_Requirement_:
Show every line from the data below that includes "total".

_Task material_:
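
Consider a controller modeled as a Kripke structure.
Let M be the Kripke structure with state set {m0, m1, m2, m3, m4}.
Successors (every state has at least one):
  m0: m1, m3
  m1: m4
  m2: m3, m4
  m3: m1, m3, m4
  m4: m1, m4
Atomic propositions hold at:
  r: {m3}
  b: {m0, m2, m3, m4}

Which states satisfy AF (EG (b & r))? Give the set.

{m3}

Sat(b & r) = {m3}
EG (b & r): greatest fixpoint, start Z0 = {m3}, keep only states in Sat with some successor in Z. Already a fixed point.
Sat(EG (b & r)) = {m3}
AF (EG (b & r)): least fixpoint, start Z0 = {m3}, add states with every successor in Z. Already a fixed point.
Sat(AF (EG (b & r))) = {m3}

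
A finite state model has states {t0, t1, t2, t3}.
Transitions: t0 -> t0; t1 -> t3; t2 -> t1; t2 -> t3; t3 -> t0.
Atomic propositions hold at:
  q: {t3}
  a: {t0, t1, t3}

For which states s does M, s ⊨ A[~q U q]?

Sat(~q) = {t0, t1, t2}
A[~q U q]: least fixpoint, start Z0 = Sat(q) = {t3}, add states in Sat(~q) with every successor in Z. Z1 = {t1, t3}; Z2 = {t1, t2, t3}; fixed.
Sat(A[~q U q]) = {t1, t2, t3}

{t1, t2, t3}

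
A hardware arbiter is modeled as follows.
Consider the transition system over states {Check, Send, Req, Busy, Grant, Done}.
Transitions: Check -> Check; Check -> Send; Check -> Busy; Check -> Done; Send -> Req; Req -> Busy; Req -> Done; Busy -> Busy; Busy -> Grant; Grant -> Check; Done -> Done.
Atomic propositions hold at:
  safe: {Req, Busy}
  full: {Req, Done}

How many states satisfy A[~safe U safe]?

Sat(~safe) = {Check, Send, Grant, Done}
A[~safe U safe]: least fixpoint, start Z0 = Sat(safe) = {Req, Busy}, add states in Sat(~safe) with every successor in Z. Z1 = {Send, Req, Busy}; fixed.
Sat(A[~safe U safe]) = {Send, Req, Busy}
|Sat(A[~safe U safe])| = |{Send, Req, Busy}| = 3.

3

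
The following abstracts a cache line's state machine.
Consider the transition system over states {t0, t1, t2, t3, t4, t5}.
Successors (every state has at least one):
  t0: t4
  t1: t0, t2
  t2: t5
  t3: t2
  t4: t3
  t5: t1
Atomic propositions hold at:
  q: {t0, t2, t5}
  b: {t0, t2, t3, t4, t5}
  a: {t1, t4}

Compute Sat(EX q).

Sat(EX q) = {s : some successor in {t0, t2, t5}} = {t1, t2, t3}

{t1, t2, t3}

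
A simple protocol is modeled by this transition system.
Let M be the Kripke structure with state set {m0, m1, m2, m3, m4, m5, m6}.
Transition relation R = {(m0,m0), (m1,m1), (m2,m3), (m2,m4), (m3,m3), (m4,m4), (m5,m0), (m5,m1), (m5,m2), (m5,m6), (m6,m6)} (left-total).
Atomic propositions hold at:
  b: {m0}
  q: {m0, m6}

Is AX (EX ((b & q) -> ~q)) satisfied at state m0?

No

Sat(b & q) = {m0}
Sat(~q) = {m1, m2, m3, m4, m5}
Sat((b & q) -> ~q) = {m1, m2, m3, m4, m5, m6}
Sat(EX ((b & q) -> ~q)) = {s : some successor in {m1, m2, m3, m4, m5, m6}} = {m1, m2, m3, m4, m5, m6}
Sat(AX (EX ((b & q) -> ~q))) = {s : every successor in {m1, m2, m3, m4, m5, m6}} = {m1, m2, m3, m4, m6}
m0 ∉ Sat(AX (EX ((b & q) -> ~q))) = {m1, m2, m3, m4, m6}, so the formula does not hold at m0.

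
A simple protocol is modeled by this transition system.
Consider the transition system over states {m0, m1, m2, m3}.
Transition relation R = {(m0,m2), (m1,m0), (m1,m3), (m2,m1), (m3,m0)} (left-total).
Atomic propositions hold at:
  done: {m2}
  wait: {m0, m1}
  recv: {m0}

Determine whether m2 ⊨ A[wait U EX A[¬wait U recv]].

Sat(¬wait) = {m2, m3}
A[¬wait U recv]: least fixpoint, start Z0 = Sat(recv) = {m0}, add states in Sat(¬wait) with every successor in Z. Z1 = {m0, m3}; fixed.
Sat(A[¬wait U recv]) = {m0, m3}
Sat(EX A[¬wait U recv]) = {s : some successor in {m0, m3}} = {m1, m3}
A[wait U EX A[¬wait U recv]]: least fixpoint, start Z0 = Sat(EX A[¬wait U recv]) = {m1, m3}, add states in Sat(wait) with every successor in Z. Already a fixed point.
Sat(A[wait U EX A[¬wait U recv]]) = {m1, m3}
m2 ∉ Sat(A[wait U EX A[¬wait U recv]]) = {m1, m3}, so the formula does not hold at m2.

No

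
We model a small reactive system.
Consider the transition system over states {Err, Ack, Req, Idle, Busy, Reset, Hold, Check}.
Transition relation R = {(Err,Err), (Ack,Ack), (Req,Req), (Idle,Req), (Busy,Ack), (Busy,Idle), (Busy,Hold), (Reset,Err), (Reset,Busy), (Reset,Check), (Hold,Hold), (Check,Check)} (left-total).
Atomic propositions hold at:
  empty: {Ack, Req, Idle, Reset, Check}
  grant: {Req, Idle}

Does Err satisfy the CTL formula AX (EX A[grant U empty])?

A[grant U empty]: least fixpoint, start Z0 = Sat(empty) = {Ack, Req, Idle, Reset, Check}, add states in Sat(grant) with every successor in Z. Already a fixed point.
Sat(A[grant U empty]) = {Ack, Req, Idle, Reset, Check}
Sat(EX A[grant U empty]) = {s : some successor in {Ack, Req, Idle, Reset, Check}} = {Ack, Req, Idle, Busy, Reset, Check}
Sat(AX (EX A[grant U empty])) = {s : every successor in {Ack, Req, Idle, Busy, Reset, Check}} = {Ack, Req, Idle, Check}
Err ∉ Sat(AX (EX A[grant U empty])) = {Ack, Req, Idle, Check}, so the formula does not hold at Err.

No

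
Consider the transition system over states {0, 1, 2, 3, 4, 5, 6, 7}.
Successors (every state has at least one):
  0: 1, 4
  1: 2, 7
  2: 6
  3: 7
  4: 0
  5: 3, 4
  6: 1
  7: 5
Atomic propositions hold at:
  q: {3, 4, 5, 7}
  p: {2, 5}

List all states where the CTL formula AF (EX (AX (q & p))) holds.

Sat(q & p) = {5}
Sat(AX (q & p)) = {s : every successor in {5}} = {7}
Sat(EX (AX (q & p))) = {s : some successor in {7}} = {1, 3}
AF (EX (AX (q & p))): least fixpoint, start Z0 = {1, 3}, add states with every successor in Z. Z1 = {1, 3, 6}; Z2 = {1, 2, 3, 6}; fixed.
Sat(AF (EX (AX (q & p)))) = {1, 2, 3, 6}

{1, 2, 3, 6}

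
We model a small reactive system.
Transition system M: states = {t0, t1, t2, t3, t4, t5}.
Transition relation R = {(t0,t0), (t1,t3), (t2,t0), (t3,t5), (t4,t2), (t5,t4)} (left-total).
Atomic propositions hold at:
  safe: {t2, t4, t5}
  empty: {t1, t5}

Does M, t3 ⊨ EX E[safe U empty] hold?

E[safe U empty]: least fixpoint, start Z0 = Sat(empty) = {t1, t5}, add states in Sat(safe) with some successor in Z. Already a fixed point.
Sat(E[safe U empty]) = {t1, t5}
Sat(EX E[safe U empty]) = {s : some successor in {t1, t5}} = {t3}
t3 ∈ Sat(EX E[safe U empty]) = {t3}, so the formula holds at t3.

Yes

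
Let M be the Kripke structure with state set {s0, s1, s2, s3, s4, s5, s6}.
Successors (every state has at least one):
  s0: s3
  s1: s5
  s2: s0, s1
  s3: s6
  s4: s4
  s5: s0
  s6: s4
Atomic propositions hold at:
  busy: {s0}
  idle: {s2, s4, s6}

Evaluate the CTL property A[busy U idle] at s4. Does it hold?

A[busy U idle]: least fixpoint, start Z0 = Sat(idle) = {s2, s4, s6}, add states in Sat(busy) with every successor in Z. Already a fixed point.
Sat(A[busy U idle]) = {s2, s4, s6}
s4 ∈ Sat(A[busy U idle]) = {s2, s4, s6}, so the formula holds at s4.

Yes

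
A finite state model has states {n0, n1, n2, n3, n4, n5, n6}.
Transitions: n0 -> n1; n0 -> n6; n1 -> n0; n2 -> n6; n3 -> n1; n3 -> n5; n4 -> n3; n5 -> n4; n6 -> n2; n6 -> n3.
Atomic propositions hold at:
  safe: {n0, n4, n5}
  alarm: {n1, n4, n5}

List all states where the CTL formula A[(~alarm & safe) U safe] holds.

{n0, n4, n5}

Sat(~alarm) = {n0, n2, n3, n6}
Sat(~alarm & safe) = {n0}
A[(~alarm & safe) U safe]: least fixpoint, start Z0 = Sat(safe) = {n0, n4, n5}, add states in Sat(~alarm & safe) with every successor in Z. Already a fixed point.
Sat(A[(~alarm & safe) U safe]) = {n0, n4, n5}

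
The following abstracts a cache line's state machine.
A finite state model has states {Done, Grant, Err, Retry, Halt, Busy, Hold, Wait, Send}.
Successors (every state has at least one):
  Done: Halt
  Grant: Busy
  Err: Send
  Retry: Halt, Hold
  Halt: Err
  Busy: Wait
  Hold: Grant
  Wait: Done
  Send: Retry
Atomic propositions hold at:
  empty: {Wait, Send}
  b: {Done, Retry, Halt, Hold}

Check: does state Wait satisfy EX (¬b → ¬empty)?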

_Answer box_:
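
Transition relation R = {(m0,m0), (m1,m1), (m2,m3), (m2,m4), (m3,m3), (m4,m4), (m5,m0), (m5,m1), (m5,m2), (m5,m6), (m6,m6)} (left-total).
Transition relation R = {(m0,m2), (m1,m0), (m1,m3), (m2,m1), (m3,m0)} (left-total).
Transition relation R = {(Err,Err), (Ack,Ack), (Req,Req), (Idle,Req), (Busy,Ack), (Busy,Idle), (Busy,Hold), (Reset,Err), (Reset,Busy), (Reset,Check), (Hold,Hold), (Check,Check)} (left-total).
Transition relation R = {(t0,t0), (t1,t3), (t2,t0), (t3,t5), (t4,t2), (t5,t4)} (left-total).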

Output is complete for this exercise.